Every entry below should be printed again exactly as it reads.

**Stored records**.
+++
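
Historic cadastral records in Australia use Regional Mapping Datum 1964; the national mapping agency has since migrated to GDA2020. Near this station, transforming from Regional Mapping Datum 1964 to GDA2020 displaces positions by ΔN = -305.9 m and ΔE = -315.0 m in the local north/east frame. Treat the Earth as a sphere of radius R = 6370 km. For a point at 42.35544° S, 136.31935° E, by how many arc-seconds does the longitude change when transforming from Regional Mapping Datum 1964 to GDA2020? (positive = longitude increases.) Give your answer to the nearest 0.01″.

At latitude -42.35544°, cos φ = 0.738980.
One radian of longitude at latitude φ spans R cos φ, so Δλ = ΔE / (R cos φ) = -315.0 / (6370000 × 0.738980) = -6.6917e-05 rad = -13.803″.

Δλ = -13.80″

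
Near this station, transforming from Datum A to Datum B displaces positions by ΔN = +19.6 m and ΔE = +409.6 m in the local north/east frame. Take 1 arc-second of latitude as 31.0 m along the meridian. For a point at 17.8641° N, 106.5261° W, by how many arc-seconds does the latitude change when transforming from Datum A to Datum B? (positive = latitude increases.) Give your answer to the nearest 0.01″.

Δφ = 0.63″

1″ of latitude = 31.00 m, so Δφ = 19.6 / 31.00 = 0.632″.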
+++
**RESPONSE**.
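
Historic cadastral records in Australia use Regional Mapping Datum 1964; the national mapping agency has since migrated to GDA2020. Near this station, transforming from Regional Mapping Datum 1964 to GDA2020 displaces positions by ΔN = -305.9 m and ΔE = -315.0 m in the local north/east frame. Treat the Earth as a sphere of radius R = 6370 km. For a point at 42.35544° S, 136.31935° E, by how many arc-seconds does the longitude change when transforming from Regional Mapping Datum 1964 to GDA2020? (positive = longitude increases.) Give your answer to the nearest 0.01″.

At latitude -42.35544°, cos φ = 0.738980.
One radian of longitude at latitude φ spans R cos φ, so Δλ = ΔE / (R cos φ) = -315.0 / (6370000 × 0.738980) = -6.6917e-05 rad = -13.803″.

Δλ = -13.80″

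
Near this station, transforming from Datum A to Datum B displaces positions by ΔN = +19.6 m and ΔE = +409.6 m in the local north/east frame. Take 1 arc-second of latitude as 31.0 m along the meridian. For a point at 17.8641° N, 106.5261° W, by how many arc-seconds does the latitude change when transforming from Datum A to Datum B? (positive = latitude increases.) Give your answer to the nearest 0.01″.

Δφ = 0.63″

1″ of latitude = 31.00 m, so Δφ = 19.6 / 31.00 = 0.632″.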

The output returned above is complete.